> EXERCISE GOAL: From the entries below, return every line that includes the word "scoping".

### TASK INPUTS ###

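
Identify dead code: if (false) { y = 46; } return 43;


condition is constant false, so the whole block is unreachable
Dead: 'if (false) { y = 46; }'


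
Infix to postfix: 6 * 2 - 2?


Left to right (same or higher precedence on left)
Postfix: 6 2 * 2 -


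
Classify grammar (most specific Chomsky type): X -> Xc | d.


Left-linear: every RHS is a terminal or one nonterminal followed by a terminal
Classification: Type 3 (Regular)


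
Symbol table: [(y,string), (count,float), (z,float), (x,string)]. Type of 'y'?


Lookup 'y' → type string


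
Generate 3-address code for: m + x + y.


Break into single-operator statements:
t1 = m + x
t2 = t1 + y


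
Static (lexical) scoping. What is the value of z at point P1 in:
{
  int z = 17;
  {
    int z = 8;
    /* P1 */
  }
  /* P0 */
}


z declared in the same block as P1
z = 8


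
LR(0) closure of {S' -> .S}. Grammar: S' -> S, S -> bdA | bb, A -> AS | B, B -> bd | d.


Start: S' -> .S
For each item with dot before a nonterminal B, add B -> .γ for every B-production
Closure: [S' -> .S, S -> .bdA, S -> .bb]


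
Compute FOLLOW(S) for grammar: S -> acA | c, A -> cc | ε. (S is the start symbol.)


$ ∈ FOLLOW(S). For each A -> αBβ: add FIRST(β)\{ε} to FOLLOW(B); if β nullable, add FOLLOW(A).
FOLLOW(S) = {$}


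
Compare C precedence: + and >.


'+' is additive (level 9); '>' is relational (level 7)
Higher level binds tighter
'+' has higher precedence than '>'


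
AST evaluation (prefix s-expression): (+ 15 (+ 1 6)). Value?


Evaluate inner: (+ 1 6) = 7
Evaluate root: (+ 15 7) = 22
Result: 22


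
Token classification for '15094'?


Pattern: digits only
Type: INTEGER_LITERAL


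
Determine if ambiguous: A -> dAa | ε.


balanced d^n…a^n: each string has a unique parse
Unambiguous


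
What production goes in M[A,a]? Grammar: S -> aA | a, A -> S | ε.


For [A, a]: 'a' ∈ FIRST(S)
Entry: A -> S


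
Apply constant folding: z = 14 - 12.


14 - 12 = 2 at compile time
Optimized: z = 2


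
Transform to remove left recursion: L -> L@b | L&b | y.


Left-recursive alternatives: L@b, L&b; non-recursive: y
Introduce L': L -> yL', L' -> @bL' | &bL' | ε


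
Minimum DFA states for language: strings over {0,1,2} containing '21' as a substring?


KMP-style automaton: 2 progress states + 1 absorbing accept = 3
Minimal DFA: 3 states


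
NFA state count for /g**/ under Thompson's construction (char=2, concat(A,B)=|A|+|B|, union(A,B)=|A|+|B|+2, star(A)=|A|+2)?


Syntax tree has 1 char leaf(s), 0 union(s), 2 star(s)
chars contribute 1×2 = 2; each union adds +2; each star adds +2
Total: 2 + 0 + 4 = 6 states


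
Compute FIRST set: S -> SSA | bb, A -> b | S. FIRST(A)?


Per alternative of A: FIRST(b) = {b}; FIRST(S) = {b}
FIRST(A) = {b}


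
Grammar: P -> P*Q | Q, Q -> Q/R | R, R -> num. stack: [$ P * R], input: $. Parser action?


'R' (not preceded by Q/) is the handle for Q -> R
Action: reduce (Q -> R)


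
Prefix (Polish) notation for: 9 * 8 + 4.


left-to-right (same/higher precedence on left): tree is (+ (* 9 8) 4)
Prefix: + * 9 8 4


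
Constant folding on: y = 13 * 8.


13 * 8 = 104 at compile time
Optimized: y = 104


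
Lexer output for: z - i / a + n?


Scan left to right, longest-match per lexeme
Tokens: ID(z), OP(-), ID(i), OP(/), ID(a), OP(+), ID(n)


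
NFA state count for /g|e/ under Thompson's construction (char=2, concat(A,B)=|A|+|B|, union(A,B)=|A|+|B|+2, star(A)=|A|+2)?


Syntax tree has 2 char leaf(s), 1 union(s), 0 star(s)
chars contribute 2×2 = 4; each union adds +2; each star adds +2
Total: 4 + 2 + 0 = 6 states


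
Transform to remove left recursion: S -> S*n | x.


Left-recursive alternatives: S*n; non-recursive: x
Introduce S': S -> xS', S' -> *nS' | ε


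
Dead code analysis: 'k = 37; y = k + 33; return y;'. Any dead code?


k is read by y's definition; y is returned
No dead code


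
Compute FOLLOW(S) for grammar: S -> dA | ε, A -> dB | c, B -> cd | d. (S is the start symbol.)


$ ∈ FOLLOW(S). For each A -> αBβ: add FIRST(β)\{ε} to FOLLOW(B); if β nullable, add FOLLOW(A).
FOLLOW(S) = {$}


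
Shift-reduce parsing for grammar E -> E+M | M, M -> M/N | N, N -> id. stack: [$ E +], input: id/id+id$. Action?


no handle ('E+' is not any RHS); shift 'id'
Action: shift


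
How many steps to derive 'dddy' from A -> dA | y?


Derivation: A => dA => ddA => dddA => dddy
Steps: 4


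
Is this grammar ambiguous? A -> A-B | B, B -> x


precedence layered via separate nonterminal B: deterministic
Unambiguous


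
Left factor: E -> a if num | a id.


Common prefix: 'a'
Factored: E -> a E', E' -> if num | id


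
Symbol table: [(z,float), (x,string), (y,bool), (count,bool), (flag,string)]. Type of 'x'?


Lookup 'x' → type string


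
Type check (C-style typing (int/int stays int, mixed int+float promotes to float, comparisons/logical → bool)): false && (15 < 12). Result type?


Operand types: bool && bool
Rule: logical operators take bool operands and yield bool
Result type: bool


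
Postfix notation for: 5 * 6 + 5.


Left to right (same or higher precedence on left)
Postfix: 5 6 * 5 +


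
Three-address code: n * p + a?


Break into single-operator statements:
t1 = n * p
t2 = t1 + a


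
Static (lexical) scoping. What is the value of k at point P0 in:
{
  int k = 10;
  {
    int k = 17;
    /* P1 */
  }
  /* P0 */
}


k declared in the same block as P0
k = 10


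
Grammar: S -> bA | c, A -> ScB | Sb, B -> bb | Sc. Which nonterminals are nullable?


A nonterminal is nullable iff some alternative derives ε (directly, or every symbol in it is nullable)
Nullable: {}


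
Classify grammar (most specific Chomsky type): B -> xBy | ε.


Single nonterminal LHS, but x^n y^n is not regular
Classification: Type 2 (Context-Free)


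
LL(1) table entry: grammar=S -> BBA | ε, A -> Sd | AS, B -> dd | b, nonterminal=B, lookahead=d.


For [B, d]: 'd' ∈ FIRST(dd)
Entry: B -> dd


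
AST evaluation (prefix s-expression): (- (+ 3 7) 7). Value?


Evaluate inner: (+ 3 7) = 10
Evaluate root: (- 10 7) = 3
Result: 3


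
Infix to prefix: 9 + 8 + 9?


left-to-right (same/higher precedence on left): tree is (+ (+ 9 8) 9)
Prefix: + + 9 8 9


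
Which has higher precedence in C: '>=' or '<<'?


'<<' is shift (level 8); '>=' is relational (level 7)
Higher level binds tighter
'<<' has higher precedence than '>='


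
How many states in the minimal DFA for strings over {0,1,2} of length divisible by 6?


Track length mod 6: states 0..5, accept at 0
Minimal DFA: 6 states


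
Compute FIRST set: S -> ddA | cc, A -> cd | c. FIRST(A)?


Per alternative of A: FIRST(cd) = {c}; FIRST(c) = {c}
FIRST(A) = {c}


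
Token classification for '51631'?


Pattern: digits only
Type: INTEGER_LITERAL


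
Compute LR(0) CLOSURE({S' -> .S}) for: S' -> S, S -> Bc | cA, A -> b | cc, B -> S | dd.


Start: S' -> .S
For each item with dot before a nonterminal B, add B -> .γ for every B-production
Closure: [S' -> .S, S -> .Bc, S -> .cA, B -> .S, B -> .dd]


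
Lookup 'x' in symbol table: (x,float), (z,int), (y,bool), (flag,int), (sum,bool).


Lookup 'x' → type float


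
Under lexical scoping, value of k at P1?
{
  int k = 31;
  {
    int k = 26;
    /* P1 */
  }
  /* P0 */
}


k declared in the same block as P1
k = 26


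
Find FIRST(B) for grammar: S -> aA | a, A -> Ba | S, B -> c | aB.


Per alternative of B: FIRST(c) = {c}; FIRST(aB) = {a}
FIRST(B) = {a, c}


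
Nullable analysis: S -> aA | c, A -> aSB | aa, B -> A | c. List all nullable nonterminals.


A nonterminal is nullable iff some alternative derives ε (directly, or every symbol in it is nullable)
Nullable: {}


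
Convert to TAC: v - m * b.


Break into single-operator statements:
t1 = m * b
t2 = v - t1


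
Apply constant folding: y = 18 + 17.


18 + 17 = 35 at compile time
Optimized: y = 35


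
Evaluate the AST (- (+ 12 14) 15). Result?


Evaluate inner: (+ 12 14) = 26
Evaluate root: (- 26 15) = 11
Result: 11


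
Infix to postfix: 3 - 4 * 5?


* has higher precedence, evaluate 4*5 first
Postfix: 3 4 5 * -


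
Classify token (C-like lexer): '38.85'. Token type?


Pattern: digits with a decimal point
Type: FLOAT_LITERAL


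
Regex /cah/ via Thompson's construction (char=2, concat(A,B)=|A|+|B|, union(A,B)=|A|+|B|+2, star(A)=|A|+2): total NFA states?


Syntax tree has 3 char leaf(s), 0 union(s), 0 star(s)
chars contribute 3×2 = 6; each union adds +2; each star adds +2
Total: 6 + 0 + 0 = 6 states


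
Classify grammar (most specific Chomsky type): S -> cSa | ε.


Single nonterminal LHS, but c^n a^n is not regular
Classification: Type 2 (Context-Free)


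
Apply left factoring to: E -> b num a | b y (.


Common prefix: 'b'
Factored: E -> b E', E' -> num a | y (


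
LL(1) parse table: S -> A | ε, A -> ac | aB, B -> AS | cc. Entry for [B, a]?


For [B, a]: 'a' ∈ FIRST(AS)
Entry: B -> AS


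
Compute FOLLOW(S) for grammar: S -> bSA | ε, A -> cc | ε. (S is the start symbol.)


$ ∈ FOLLOW(S). For each A -> αBβ: add FIRST(β)\{ε} to FOLLOW(B); if β nullable, add FOLLOW(A).
FOLLOW(S) = {$, c}


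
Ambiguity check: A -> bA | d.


right-linear, alternatives start with distinct terminals 'b' vs 'd': unique leftmost derivation
Unambiguous


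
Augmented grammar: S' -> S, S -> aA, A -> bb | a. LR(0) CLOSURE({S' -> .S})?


Start: S' -> .S
For each item with dot before a nonterminal B, add B -> .γ for every B-production
Closure: [S' -> .S, S -> .aA]


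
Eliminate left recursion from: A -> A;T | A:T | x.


Left-recursive alternatives: A;T, A:T; non-recursive: x
Introduce A': A -> xA', A' -> ;TA' | :TA' | ε


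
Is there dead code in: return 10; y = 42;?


statement follows a return and is unreachable
Dead: 'y = 42'


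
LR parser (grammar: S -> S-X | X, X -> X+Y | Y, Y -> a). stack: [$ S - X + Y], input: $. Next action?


handle 'X+Y' on top
Action: reduce (X -> X+Y)


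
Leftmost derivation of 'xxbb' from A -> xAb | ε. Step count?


Derivation: A => xAb => xxAbb => xxbb
Steps: 3


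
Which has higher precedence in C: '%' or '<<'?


'%' is multiplicative (level 10); '<<' is shift (level 8)
Higher level binds tighter
'%' has higher precedence than '<<'


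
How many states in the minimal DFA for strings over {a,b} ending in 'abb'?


Track the longest suffix of input matching a prefix of 'abb': 4 classes (prefixes of length 0..3)
Minimal DFA: 4 states


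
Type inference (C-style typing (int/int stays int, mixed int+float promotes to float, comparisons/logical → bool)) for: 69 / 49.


Operand types: int / int
Rule: mixed int/float promotes to float; int/int stays int
Result type: int


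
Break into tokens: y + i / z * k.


Scan left to right, longest-match per lexeme
Tokens: ID(y), OP(+), ID(i), OP(/), ID(z), OP(*), ID(k)


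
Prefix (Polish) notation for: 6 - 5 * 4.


'*' binds tighter: tree is (- 6 (* 5 4))
Prefix: - 6 * 5 4


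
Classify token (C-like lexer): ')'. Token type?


Pattern: delimiter/punctuation
Type: PUNCTUATION


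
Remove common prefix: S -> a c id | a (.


Common prefix: 'a'
Factored: S -> a S', S' -> c id | (


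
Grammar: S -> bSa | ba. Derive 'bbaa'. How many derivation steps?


Derivation: S => bSa => bbaa
Steps: 2


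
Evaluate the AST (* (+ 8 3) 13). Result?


Evaluate inner: (+ 8 3) = 11
Evaluate root: (* 11 13) = 143
Result: 143


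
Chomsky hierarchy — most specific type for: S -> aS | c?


Right-linear: every RHS is a terminal or a terminal followed by one nonterminal
Classification: Type 3 (Regular)


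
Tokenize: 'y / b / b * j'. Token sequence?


Scan left to right, longest-match per lexeme
Tokens: ID(y), OP(/), ID(b), OP(/), ID(b), OP(*), ID(j)


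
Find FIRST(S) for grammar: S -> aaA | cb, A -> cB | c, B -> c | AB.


Per alternative of S: FIRST(aaA) = {a}; FIRST(cb) = {c}
FIRST(S) = {a, c}


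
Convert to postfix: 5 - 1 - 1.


Left to right (same or higher precedence on left)
Postfix: 5 1 - 1 -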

###

> WORKED SOLUTION:
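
Static (lexical) scoping. What is the value of z at point P1 in:
Static (lexical) scoping. What is the value of k at point P0 in:
Under lexical scoping, value of k at P1?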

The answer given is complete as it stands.